_EXERCISE BRIEF_.
Please transcribe the following records in full, exactly as given.

_SOURCE MATERIAL_.
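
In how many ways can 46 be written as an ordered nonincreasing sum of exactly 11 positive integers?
p(46, 11 parts) = 9373

Partitions of n into exactly k parts are in bijection with partitions of n − k into at most k parts (subtract 1 from each part). So p(46, exactly 11) = p(35, parts ≤ 11). Computing via the recurrence p(m, j) = p(m, j−1) + p(m−j, j) gives 9373.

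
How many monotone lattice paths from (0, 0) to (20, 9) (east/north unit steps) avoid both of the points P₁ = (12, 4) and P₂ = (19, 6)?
Number of paths = 7226345

Inclusion–exclusion. Total paths: C(29, 20) = 10015005. Through P₁: C(16, 12)·C(13, 8) = 2342340. Through P₂: C(25, 19)·C(4, 1) = 708400. Since P₁ is strictly southwest of P₂, a monotone path through both must visit P₁ then P₂; paths through both = C(16, 12)·C(9, 7)·C(4, 1) = 262080. Avoid both = 10015005 − 2342340 − 708400 + 262080 = 7226345.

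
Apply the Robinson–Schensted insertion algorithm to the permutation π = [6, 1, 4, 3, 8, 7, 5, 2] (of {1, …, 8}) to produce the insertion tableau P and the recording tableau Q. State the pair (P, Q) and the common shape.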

_ANSWER TO THE EXERCISE_.
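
In how many ways can 46 be written as an ordered nonincreasing sum of exactly 11 positive integers?
p(46, 11 parts) = 9373

Partitions of n into exactly k parts are in bijection with partitions of n − k into at most k parts (subtract 1 from each part). So p(46, exactly 11) = p(35, parts ≤ 11). Computing via the recurrence p(m, j) = p(m, j−1) + p(m−j, j) gives 9373.

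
How many monotone lattice paths from (0, 0) to (20, 9) (east/north unit steps) avoid both of the points P₁ = (12, 4) and P₂ = (19, 6)?
Number of paths = 7226345

Inclusion–exclusion. Total paths: C(29, 20) = 10015005. Through P₁: C(16, 12)·C(13, 8) = 2342340. Through P₂: C(25, 19)·C(4, 1) = 708400. Since P₁ is strictly southwest of P₂, a monotone path through both must visit P₁ then P₂; paths through both = C(16, 12)·C(9, 7)·C(4, 1) = 262080. Avoid both = 10015005 − 2342340 − 708400 + 262080 = 7226345.

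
Apply the Robinson–Schensted insertion algorithm to the permutation π = [6, 1, 4, 3, 8, 7, 5, 2] (of {1, …, 8}) to produce the insertion tableau P and the recording tableau Q. State the pair (P, Q) and the common shape.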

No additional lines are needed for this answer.